* Data records
________

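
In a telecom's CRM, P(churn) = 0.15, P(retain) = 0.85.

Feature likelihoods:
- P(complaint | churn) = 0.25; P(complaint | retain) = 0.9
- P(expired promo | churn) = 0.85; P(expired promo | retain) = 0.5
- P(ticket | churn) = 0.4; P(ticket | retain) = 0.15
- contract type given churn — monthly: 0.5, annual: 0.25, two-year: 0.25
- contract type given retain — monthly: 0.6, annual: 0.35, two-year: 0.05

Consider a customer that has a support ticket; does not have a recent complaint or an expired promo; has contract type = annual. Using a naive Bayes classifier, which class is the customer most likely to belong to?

churn: 0.15 × (1−0.25) × (1−0.85) × 0.4 × 0.25 = 0.0016875
retain: 0.85 × (1−0.9) × (1−0.5) × 0.15 × 0.35 = 0.00223125
Highest score → retain.

retain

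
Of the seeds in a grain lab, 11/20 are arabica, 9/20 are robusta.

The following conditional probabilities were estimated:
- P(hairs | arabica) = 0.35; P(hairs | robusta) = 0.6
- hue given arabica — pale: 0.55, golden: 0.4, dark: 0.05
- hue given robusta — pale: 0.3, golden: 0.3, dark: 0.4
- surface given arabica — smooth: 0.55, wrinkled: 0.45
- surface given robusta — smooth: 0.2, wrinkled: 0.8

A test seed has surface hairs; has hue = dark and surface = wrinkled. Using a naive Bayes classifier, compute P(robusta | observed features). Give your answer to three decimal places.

0.952

arabica: 0.55 × 0.35 × 0.05 × 0.45 = 0.00433125
robusta: 0.45 × 0.6 × 0.4 × 0.8 = 0.0864
P(robusta | x) = 0.0864 / 0.09073125 ≈ 0.952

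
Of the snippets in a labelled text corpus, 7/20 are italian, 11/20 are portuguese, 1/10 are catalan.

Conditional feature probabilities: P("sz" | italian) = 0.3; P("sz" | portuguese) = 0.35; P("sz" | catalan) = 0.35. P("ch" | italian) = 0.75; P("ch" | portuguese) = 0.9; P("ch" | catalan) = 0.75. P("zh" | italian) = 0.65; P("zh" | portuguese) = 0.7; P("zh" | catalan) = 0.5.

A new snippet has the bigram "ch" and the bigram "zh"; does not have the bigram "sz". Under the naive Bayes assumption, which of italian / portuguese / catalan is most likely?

italian: 0.35 × (1−0.3) × 0.75 × 0.65 = 0.1194375
portuguese: 0.55 × (1−0.35) × 0.9 × 0.7 = 0.225225
catalan: 0.1 × (1−0.35) × 0.75 × 0.5 = 0.024375
Highest score → portuguese.

portuguese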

________

* Assignment
Within the listing above, filter for lines holding the string "year" and copy each one.

* Solution for this exercise
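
- contract type given churn — monthly: 0.5, annual: 0.25, two-year: 0.25
- contract type given retain — monthly: 0.6, annual: 0.35, two-year: 0.05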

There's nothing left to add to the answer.